*** Opening Extracted information ***
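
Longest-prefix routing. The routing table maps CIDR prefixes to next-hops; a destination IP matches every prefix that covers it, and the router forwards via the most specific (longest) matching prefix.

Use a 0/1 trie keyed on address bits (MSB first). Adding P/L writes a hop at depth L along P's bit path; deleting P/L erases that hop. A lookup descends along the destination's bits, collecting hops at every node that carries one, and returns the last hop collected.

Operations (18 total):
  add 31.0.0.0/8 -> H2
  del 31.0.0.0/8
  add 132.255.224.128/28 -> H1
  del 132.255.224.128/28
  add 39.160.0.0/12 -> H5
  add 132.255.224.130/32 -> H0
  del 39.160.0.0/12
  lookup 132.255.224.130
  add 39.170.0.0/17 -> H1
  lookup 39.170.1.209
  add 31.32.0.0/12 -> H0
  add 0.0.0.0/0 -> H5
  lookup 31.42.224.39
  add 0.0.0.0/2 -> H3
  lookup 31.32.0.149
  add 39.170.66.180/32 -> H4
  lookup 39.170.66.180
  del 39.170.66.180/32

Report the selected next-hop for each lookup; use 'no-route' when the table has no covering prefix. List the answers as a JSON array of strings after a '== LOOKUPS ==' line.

Apply in order:
  + 31.0.0.0/8 (H2) depth=8
  del 31.0.0.0/8 (clear depth 8)
  + 132.255.224.128/28 (H1) depth=28
  del 132.255.224.128/28 (clear depth 28)
  + 39.160.0.0/12 (H5) depth=12
  + 132.255.224.130/32 (H0) depth=32
  del 39.160.0.0/12 (clear depth 12)
  ? 132.255.224.130  path d0:-→d1:-→d2:-→d3:-→d4:-→d5:-→d6:-→d7:-→d8:-→d9:-→d10:-→d11:-→d12:-→d13:-→d14:-→d15:-→d16:-→d17:-→d18:-→d19:-→d20:-→d21:-→d22:-→d23:-→d24:-→d25:-→d26:-→d27:-→d28:-→d29:-→d30:-→d31:-→d32:H0  best=H0
  + 39.170.0.0/17 (H1) depth=17
  ? 39.170.1.209  path d0:-→d1:-→d2:-→d3:-→d4:-→d5:-→d6:-→d7:-→d8:-→d9:-→d10:-→d11:-→d12:-→d13:-→d14:-→d15:-→d16:-→d17:H1  best=H1
  + 31.32.0.0/12 (H0) depth=12
  + 0.0.0.0/0 (H5) depth=0
  ? 31.42.224.39  path d0:H5→d1:-→d2:-→d3:-→d4:-→d5:-→d6:-→d7:-→d8:-→d9:-→d10:-→d11:-→d12:H0  best=H0
  + 0.0.0.0/2 (H3) depth=2
  ? 31.32.0.149  path d0:H5→d1:-→d2:H3→d3:-→d4:-→d5:-→d6:-→d7:-→d8:-→d9:-→d10:-→d11:-→d12:H0  best=H0
  + 39.170.66.180/32 (H4) depth=32
  ? 39.170.66.180  path d0:H5→d1:-→d2:H3→d3:-→d4:-→d5:-→d6:-→d7:-→d8:-→d9:-→d10:-→d11:-→d12:-→d13:-→d14:-→d15:-→d16:-→d17:H1→d18:-→d19:-→d20:-→d21:-→d22:-→d23:-→d24:-→d25:-→d26:-→d27:-→d28:-→d29:-→d30:-→d31:-→d32:H4  best=H4
  del 39.170.66.180/32 (clear depth 32)

== LOOKUPS ==
["H0","H1","H0","H0","H4"]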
*** Closing Extracted information ***
What needs to be done ::
Please find every line in the listing that holds the string "destination" and copy it.

Answer box ::
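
Longest-prefix routing. The routing table maps CIDR prefixes to next-hops; a destination IP matches every prefix that covers it, and the router forwards via the most specific (longest) matching prefix.
Use a 0/1 trie keyed on address bits (MSB first). Adding P/L writes a hop at depth L along P's bit path; deleting P/L erases that hop. A lookup descends along the destination's bits, collecting hops at every node that carries one, and returns the last hop collected.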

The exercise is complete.